**Exercise aim:** Set down all of the records exactly, leaving none out.

**Recorded data:**
+-------+

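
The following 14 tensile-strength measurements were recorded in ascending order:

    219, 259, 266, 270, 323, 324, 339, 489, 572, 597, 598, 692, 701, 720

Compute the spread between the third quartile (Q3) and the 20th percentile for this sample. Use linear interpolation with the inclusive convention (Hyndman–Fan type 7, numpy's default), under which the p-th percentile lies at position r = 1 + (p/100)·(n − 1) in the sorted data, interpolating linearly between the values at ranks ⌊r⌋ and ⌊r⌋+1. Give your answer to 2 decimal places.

n = 14.
P20: r = 3.6; ranks 3–4 are 266, 270; interpolating gives 268.4.
P75: r = 10.75; ranks 10–11 are 597, 598; interpolating gives 597.75.
Difference: 597.75 − 268.4 = 329.35.

329.35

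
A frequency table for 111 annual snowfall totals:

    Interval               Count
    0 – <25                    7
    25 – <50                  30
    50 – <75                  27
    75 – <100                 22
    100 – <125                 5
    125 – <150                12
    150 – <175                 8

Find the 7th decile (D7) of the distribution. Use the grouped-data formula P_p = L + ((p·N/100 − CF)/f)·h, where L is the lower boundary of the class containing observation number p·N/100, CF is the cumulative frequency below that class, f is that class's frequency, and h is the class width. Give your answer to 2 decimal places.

90.57

N = 111; target position k = 70/100 · 111 = 77.7.
Cumulative frequencies: 7, 37, 64, 86, 91, 103, 111.
Observation 77.7 falls in the class 75 – <100.
L = 75, CF = 64, f = 22, h = 25.
P70 = 75 + ((77.7 − 64)/22)·25 = 75 + 15.5682 = 90.5682.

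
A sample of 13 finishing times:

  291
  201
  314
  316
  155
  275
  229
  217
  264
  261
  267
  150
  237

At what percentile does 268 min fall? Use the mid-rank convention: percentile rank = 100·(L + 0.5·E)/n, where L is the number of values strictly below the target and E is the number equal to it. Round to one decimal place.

Sorted: 150, 155, 201, 217, 229, 237, 261, 264, 267, 275, 291, 314, 316.
Count below 268: L = 9; count equal: E = 0; n = 13.
Percentile rank = 100·(9 + 0.5·0)/13 = 100·9/13 = 69.23.

69.2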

+-------+

**Answer to this problem:**
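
The following 14 tensile-strength measurements were recorded in ascending order:

    219, 259, 266, 270, 323, 324, 339, 489, 572, 597, 598, 692, 701, 720

Compute the spread between the third quartile (Q3) and the 20th percentile for this sample. Use linear interpolation with the inclusive convention (Hyndman–Fan type 7, numpy's default), under which the p-th percentile lies at position r = 1 + (p/100)·(n − 1) in the sorted data, interpolating linearly between the values at ranks ⌊r⌋ and ⌊r⌋+1. Give your answer to 2 decimal places.

n = 14.
P20: r = 3.6; ranks 3–4 are 266, 270; interpolating gives 268.4.
P75: r = 10.75; ranks 10–11 are 597, 598; interpolating gives 597.75.
Difference: 597.75 − 268.4 = 329.35.

329.35

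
A frequency table for 111 annual snowfall totals:

    Interval               Count
    0 – <25                    7
    25 – <50                  30
    50 – <75                  27
    75 – <100                 22
    100 – <125                 5
    125 – <150                12
    150 – <175                 8

Find the 7th decile (D7) of the distribution. Use the grouped-data formula P_p = L + ((p·N/100 − CF)/f)·h, where L is the lower boundary of the class containing observation number p·N/100, CF is the cumulative frequency below that class, f is that class's frequency, and h is the class width. Give your answer to 2 decimal places.

90.57

N = 111; target position k = 70/100 · 111 = 77.7.
Cumulative frequencies: 7, 37, 64, 86, 91, 103, 111.
Observation 77.7 falls in the class 75 – <100.
L = 75, CF = 64, f = 22, h = 25.
P70 = 75 + ((77.7 − 64)/22)·25 = 75 + 15.5682 = 90.5682.

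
A sample of 13 finishing times:

  291
  201
  314
  316
  155
  275
  229
  217
  264
  261
  267
  150
  237

At what percentile does 268 min fall? Use the mid-rank convention: percentile rank = 100·(L + 0.5·E)/n, where L is the number of values strictly below the target and E is the number equal to it. Round to one decimal place.

Sorted: 150, 155, 201, 217, 229, 237, 261, 264, 267, 275, 291, 314, 316.
Count below 268: L = 9; count equal: E = 0; n = 13.
Percentile rank = 100·(9 + 0.5·0)/13 = 100·9/13 = 69.23.

69.2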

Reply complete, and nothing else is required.